[Stored entries]
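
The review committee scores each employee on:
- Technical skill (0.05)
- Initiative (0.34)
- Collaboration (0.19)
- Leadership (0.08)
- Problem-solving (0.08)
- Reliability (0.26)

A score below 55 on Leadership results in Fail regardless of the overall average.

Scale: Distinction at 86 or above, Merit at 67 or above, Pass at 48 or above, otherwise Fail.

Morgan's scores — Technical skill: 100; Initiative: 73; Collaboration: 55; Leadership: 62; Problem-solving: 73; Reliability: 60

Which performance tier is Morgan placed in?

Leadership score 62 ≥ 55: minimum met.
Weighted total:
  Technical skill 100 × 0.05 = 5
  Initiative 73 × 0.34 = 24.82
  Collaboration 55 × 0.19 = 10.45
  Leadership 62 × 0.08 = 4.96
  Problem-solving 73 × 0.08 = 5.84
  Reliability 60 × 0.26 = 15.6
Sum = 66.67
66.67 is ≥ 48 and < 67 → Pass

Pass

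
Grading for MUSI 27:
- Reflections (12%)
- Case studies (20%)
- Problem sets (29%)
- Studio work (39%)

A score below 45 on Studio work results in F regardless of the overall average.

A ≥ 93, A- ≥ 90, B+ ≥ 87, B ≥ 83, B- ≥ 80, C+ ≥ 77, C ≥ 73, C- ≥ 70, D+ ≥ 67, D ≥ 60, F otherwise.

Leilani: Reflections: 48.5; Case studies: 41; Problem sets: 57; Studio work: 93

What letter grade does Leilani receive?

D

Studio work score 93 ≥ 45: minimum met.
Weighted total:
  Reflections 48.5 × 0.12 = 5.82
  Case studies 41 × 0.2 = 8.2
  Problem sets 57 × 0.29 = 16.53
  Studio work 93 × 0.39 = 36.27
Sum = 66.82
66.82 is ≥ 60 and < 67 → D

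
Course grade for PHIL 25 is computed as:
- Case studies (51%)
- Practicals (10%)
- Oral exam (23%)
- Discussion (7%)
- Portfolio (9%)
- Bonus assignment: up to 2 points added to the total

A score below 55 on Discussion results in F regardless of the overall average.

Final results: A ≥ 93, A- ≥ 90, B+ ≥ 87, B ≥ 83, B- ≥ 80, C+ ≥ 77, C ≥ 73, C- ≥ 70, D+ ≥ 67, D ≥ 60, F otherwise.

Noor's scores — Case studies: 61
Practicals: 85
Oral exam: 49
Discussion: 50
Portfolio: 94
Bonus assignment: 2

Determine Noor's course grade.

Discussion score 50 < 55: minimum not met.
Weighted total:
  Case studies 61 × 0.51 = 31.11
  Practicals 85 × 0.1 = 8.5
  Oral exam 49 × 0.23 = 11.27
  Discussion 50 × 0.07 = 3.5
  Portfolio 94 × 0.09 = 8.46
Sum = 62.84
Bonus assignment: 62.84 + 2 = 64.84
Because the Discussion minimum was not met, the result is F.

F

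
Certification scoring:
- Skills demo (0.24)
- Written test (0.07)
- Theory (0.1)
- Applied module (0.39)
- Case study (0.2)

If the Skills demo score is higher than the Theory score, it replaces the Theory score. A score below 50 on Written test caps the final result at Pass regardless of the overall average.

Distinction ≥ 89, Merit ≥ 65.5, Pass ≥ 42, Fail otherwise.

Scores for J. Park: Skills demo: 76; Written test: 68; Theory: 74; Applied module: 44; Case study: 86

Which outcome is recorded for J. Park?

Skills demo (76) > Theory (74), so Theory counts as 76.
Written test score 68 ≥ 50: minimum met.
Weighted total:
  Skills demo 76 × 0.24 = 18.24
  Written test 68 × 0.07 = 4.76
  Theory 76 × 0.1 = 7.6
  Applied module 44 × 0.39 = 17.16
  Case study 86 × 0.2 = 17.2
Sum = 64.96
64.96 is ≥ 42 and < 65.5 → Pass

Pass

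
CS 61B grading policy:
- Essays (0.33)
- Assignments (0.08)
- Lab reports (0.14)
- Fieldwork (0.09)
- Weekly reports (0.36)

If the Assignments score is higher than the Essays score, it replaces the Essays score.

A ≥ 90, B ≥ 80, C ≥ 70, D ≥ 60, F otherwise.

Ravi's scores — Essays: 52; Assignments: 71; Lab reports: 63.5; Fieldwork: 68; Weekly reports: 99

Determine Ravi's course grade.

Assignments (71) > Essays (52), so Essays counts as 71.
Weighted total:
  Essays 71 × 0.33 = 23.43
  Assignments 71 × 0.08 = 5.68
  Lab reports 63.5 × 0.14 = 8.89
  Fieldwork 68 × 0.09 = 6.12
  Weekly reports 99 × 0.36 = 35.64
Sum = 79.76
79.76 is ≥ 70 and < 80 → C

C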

### [TO DO]
Copy each line of the records that has "Merit" in it.

### [COMPLETED TASK]
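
Scale: Distinction at 86 or above, Merit at 67 or above, Pass at 48 or above, otherwise Fail.
Distinction ≥ 89, Merit ≥ 65.5, Pass ≥ 42, Fail otherwise.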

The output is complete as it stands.